**EXERCISE DESCRIPTION:** Please return every line from the entries that has the string "electronics" in it.

**DATASET CONTENT:**
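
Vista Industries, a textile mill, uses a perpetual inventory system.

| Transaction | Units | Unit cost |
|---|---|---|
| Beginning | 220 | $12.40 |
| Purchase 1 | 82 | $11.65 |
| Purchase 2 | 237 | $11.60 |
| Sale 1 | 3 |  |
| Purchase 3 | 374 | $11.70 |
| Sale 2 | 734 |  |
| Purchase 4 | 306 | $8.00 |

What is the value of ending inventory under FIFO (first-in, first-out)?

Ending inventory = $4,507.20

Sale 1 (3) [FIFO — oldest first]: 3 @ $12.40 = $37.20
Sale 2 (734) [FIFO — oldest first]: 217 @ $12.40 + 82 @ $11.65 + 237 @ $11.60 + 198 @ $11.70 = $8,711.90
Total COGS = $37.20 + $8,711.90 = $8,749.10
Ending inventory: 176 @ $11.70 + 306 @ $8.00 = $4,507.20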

...

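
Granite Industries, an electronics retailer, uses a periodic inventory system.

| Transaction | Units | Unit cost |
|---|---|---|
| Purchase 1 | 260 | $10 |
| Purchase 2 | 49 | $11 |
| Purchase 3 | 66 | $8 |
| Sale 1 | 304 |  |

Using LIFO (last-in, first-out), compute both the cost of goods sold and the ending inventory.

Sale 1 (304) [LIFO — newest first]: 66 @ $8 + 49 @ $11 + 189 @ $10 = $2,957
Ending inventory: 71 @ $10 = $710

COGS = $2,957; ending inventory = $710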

--

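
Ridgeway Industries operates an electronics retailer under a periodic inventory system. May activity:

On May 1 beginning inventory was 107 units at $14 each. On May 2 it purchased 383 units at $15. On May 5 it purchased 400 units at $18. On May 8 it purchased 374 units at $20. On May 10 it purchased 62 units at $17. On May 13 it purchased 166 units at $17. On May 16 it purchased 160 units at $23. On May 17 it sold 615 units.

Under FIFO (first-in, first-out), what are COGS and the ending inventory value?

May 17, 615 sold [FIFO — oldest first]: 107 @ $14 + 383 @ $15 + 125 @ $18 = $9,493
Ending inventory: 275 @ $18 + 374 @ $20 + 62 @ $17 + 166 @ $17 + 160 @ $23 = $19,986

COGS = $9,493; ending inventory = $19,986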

**PROBLEM SOLUTION:**
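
Granite Industries, an electronics retailer, uses a periodic inventory system.
Ridgeway Industries operates an electronics retailer under a periodic inventory system. May activity: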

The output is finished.